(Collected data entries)
-=-=-=-=-
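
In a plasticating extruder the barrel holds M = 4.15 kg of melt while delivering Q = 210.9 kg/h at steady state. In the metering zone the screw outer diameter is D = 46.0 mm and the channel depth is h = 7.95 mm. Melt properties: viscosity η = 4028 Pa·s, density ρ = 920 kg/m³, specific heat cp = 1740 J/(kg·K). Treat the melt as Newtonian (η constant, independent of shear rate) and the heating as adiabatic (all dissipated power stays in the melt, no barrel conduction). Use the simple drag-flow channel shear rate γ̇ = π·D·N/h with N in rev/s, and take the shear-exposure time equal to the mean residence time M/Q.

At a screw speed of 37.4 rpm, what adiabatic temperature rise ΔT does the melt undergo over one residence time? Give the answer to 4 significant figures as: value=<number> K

value=22.88 K

Convert throughput: Q = 210.9 kg/h = 210.9/3600 = 0.0585833 kg/s
Mean residence time: t_res = M/Q_s = 4.15 kg / 0.0585833 kg/s = 70.8393 s
D = 46.0 mm = 0.046 m;  h = 7.95 mm = 0.00795 m;  N = 37.4 rpm / 60 = 0.623333 rev/s
γ̇ = π D N / h = (π)(0.046)(0.623333) / 0.00795 = 11.3308 s⁻¹
ΔT = η·γ̇²·t_res/(ρ·cp) = [4028 × 11.3308² × 70.8393] / [920 × 1740] = 22.8849 K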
-=-=-=-=-
Your goal
The records above are to be printed in full, exactly as they appear.

Task solution
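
In a plasticating extruder the barrel holds M = 4.15 kg of melt while delivering Q = 210.9 kg/h at steady state. In the metering zone the screw outer diameter is D = 46.0 mm and the channel depth is h = 7.95 mm. Melt properties: viscosity η = 4028 Pa·s, density ρ = 920 kg/m³, specific heat cp = 1740 J/(kg·K). Treat the melt as Newtonian (η constant, independent of shear rate) and the heating as adiabatic (all dissipated power stays in the melt, no barrel conduction). Use the simple drag-flow channel shear rate γ̇ = π·D·N/h with N in rev/s, and take the shear-exposure time equal to the mean residence time M/Q.

At a screw speed of 37.4 rpm, what adiabatic temperature rise ΔT does the melt undergo over one residence time? Give the answer to 4 significant figures as: value=<number> K

value=22.88 K

Convert throughput: Q = 210.9 kg/h = 210.9/3600 = 0.0585833 kg/s
Mean residence time: t_res = M/Q_s = 4.15 kg / 0.0585833 kg/s = 70.8393 s
D = 46.0 mm = 0.046 m;  h = 7.95 mm = 0.00795 m;  N = 37.4 rpm / 60 = 0.623333 rev/s
γ̇ = π D N / h = (π)(0.046)(0.623333) / 0.00795 = 11.3308 s⁻¹
ΔT = η·γ̇²·t_res/(ρ·cp) = [4028 × 11.3308² × 70.8393] / [920 × 1740] = 22.8849 K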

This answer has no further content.